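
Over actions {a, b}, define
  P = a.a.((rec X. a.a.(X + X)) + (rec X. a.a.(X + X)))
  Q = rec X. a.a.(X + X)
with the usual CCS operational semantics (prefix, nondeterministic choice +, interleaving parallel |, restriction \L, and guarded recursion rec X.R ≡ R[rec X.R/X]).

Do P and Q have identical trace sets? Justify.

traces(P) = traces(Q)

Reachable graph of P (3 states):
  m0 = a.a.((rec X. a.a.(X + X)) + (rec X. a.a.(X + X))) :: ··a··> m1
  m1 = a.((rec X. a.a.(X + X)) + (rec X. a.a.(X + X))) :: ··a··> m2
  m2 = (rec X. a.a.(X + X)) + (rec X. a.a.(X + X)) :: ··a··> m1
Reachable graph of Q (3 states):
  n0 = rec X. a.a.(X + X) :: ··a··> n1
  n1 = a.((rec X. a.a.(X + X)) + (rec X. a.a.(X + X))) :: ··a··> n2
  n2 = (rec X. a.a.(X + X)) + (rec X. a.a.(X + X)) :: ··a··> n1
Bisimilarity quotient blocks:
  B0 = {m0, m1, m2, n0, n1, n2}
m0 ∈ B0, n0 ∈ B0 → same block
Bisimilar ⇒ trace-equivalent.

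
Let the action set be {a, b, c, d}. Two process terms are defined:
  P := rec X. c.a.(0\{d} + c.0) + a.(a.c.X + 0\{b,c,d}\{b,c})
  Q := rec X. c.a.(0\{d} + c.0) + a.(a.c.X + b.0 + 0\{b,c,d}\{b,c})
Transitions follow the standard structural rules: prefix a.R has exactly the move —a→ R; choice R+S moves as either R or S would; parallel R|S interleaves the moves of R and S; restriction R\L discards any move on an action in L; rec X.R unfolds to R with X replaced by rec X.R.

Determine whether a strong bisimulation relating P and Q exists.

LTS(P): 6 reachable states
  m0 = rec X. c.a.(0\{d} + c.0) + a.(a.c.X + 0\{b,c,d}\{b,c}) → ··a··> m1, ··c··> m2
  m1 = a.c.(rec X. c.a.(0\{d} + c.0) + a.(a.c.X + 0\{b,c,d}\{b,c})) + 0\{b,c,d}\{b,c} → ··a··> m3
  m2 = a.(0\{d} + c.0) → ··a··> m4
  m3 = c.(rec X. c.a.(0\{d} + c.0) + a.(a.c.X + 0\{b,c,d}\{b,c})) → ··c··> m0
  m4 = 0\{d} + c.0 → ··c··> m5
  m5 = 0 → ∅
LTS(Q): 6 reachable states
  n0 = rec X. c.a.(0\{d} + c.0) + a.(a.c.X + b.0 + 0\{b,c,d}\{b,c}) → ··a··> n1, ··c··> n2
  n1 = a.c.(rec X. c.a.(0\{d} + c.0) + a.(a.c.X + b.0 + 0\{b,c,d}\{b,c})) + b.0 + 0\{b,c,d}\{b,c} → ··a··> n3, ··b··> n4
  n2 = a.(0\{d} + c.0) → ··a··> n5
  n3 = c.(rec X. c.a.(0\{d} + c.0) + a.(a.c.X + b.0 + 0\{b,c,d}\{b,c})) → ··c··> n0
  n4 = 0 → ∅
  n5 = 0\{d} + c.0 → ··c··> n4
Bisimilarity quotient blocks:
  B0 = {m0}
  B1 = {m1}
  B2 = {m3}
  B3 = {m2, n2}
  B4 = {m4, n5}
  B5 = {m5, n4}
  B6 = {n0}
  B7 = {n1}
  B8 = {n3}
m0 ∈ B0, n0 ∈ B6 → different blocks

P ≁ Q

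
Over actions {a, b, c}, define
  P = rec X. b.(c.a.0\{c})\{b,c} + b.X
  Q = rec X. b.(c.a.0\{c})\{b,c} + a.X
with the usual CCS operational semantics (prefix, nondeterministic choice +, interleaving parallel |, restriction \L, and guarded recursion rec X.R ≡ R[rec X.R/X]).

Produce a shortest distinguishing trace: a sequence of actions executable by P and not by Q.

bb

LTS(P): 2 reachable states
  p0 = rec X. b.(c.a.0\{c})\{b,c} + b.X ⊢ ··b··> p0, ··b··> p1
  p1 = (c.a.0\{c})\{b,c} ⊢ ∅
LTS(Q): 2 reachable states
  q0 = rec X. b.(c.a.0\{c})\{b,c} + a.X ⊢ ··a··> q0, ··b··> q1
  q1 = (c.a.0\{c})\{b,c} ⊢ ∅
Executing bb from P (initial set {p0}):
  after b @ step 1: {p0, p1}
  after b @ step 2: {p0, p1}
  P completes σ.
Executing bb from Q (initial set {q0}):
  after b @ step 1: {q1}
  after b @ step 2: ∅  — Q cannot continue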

- **Exercise**:
Give back every entry exactly, with nothing left out.

- **Answer for this exercise**:
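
Over actions {a, b}, define
  P = a.a.((rec X. a.a.(X + X)) + (rec X. a.a.(X + X)))
  Q = rec X. a.a.(X + X)
with the usual CCS operational semantics (prefix, nondeterministic choice +, interleaving parallel |, restriction \L, and guarded recursion rec X.R ≡ R[rec X.R/X]).

Do P and Q have identical trace sets? Justify.

traces(P) = traces(Q)

Reachable graph of P (3 states):
  m0 = a.a.((rec X. a.a.(X + X)) + (rec X. a.a.(X + X))) :: ··a··> m1
  m1 = a.((rec X. a.a.(X + X)) + (rec X. a.a.(X + X))) :: ··a··> m2
  m2 = (rec X. a.a.(X + X)) + (rec X. a.a.(X + X)) :: ··a··> m1
Reachable graph of Q (3 states):
  n0 = rec X. a.a.(X + X) :: ··a··> n1
  n1 = a.((rec X. a.a.(X + X)) + (rec X. a.a.(X + X))) :: ··a··> n2
  n2 = (rec X. a.a.(X + X)) + (rec X. a.a.(X + X)) :: ··a··> n1
Bisimilarity quotient blocks:
  B0 = {m0, m1, m2, n0, n1, n2}
m0 ∈ B0, n0 ∈ B0 → same block
Bisimilar ⇒ trace-equivalent.

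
Let the action set be {a, b, c, d}. Two process terms are defined:
  P := rec X. c.a.(0\{d} + c.0) + a.(a.c.X + 0\{b,c,d}\{b,c})
  Q := rec X. c.a.(0\{d} + c.0) + a.(a.c.X + b.0 + 0\{b,c,d}\{b,c})
Transitions follow the standard structural rules: prefix a.R has exactly the move —a→ R; choice R+S moves as either R or S would; parallel R|S interleaves the moves of R and S; restriction R\L discards any move on an action in L; rec X.R unfolds to R with X replaced by rec X.R.

Determine whether a strong bisimulation relating P and Q exists.

LTS(P): 6 reachable states
  m0 = rec X. c.a.(0\{d} + c.0) + a.(a.c.X + 0\{b,c,d}\{b,c}) → ··a··> m1, ··c··> m2
  m1 = a.c.(rec X. c.a.(0\{d} + c.0) + a.(a.c.X + 0\{b,c,d}\{b,c})) + 0\{b,c,d}\{b,c} → ··a··> m3
  m2 = a.(0\{d} + c.0) → ··a··> m4
  m3 = c.(rec X. c.a.(0\{d} + c.0) + a.(a.c.X + 0\{b,c,d}\{b,c})) → ··c··> m0
  m4 = 0\{d} + c.0 → ··c··> m5
  m5 = 0 → ∅
LTS(Q): 6 reachable states
  n0 = rec X. c.a.(0\{d} + c.0) + a.(a.c.X + b.0 + 0\{b,c,d}\{b,c}) → ··a··> n1, ··c··> n2
  n1 = a.c.(rec X. c.a.(0\{d} + c.0) + a.(a.c.X + b.0 + 0\{b,c,d}\{b,c})) + b.0 + 0\{b,c,d}\{b,c} → ··a··> n3, ··b··> n4
  n2 = a.(0\{d} + c.0) → ··a··> n5
  n3 = c.(rec X. c.a.(0\{d} + c.0) + a.(a.c.X + b.0 + 0\{b,c,d}\{b,c})) → ··c··> n0
  n4 = 0 → ∅
  n5 = 0\{d} + c.0 → ··c··> n4
Bisimilarity quotient blocks:
  B0 = {m0}
  B1 = {m1}
  B2 = {m3}
  B3 = {m2, n2}
  B4 = {m4, n5}
  B5 = {m5, n4}
  B6 = {n0}
  B7 = {n1}
  B8 = {n3}
m0 ∈ B0, n0 ∈ B6 → different blocks

P ≁ Q

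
Over actions {a, b, c}, define
  P = rec X. b.(c.a.0\{c})\{b,c} + b.X
  Q = rec X. b.(c.a.0\{c})\{b,c} + a.X
with the usual CCS operational semantics (prefix, nondeterministic choice +, interleaving parallel |, restriction \L, and guarded recursion rec X.R ≡ R[rec X.R/X]).

Produce a shortest distinguishing trace: a sequence of actions executable by P and not by Q.

bb

LTS(P): 2 reachable states
  p0 = rec X. b.(c.a.0\{c})\{b,c} + b.X ⊢ ··b··> p0, ··b··> p1
  p1 = (c.a.0\{c})\{b,c} ⊢ ∅
LTS(Q): 2 reachable states
  q0 = rec X. b.(c.a.0\{c})\{b,c} + a.X ⊢ ··a··> q0, ··b··> q1
  q1 = (c.a.0\{c})\{b,c} ⊢ ∅
Executing bb from P (initial set {p0}):
  after b @ step 1: {p0, p1}
  after b @ step 2: {p0, p1}
  P completes σ.
Executing bb from Q (initial set {q0}):
  after b @ step 1: {q1}
  after b @ step 2: ∅  — Q cannot continue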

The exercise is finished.